**Activity**
Return a word-for-word copy of the complete listing below.

________

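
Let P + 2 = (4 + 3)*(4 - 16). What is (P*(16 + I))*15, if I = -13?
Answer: -3870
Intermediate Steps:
P = -86 (P = -2 + (4 + 3)*(4 - 16) = -2 + 7*(-12) = -2 - 84 = -86)
(P*(16 + I))*15 = -86*(16 - 13)*15 = -86*3*15 = -258*15 = -3870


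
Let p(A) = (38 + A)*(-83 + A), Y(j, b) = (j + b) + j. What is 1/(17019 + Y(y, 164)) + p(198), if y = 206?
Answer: 477528301/17595 ≈ 27140.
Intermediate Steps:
Y(j, b) = b + 2*j (Y(j, b) = (b + j) + j = b + 2*j)
p(A) = (-83 + A)*(38 + A)
1/(17019 + Y(y, 164)) + p(198) = 1/(17019 + (164 + 2*206)) + (-3154 + 198² - 45*198) = 1/(17019 + (164 + 412)) + (-3154 + 39204 - 8910) = 1/(17019 + 576) + 27140 = 1/17595 + 27140 = 477528301/17595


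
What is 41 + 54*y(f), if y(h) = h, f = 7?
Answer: 419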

________

**Exercise solution**
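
Let P + 2 = (4 + 3)*(4 - 16). What is (P*(16 + I))*15, if I = -13?
Answer: -3870
Intermediate Steps:
P = -86 (P = -2 + (4 + 3)*(4 - 16) = -2 + 7*(-12) = -2 - 84 = -86)
(P*(16 + I))*15 = -86*(16 - 13)*15 = -86*3*15 = -258*15 = -3870


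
Let p(A) = (38 + A)*(-83 + A), Y(j, b) = (j + b) + j. What is 1/(17019 + Y(y, 164)) + p(198), if y = 206?
Answer: 477528301/17595 ≈ 27140.
Intermediate Steps:
Y(j, b) = b + 2*j (Y(j, b) = (b + j) + j = b + 2*j)
p(A) = (-83 + A)*(38 + A)
1/(17019 + Y(y, 164)) + p(198) = 1/(17019 + (164 + 2*206)) + (-3154 + 198² - 45*198) = 1/(17019 + (164 + 412)) + (-3154 + 39204 - 8910) = 1/(17019 + 576) + 27140 = 1/17595 + 27140 = 477528301/17595


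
What is 41 + 54*y(f), if y(h) = h, f = 7?
Answer: 419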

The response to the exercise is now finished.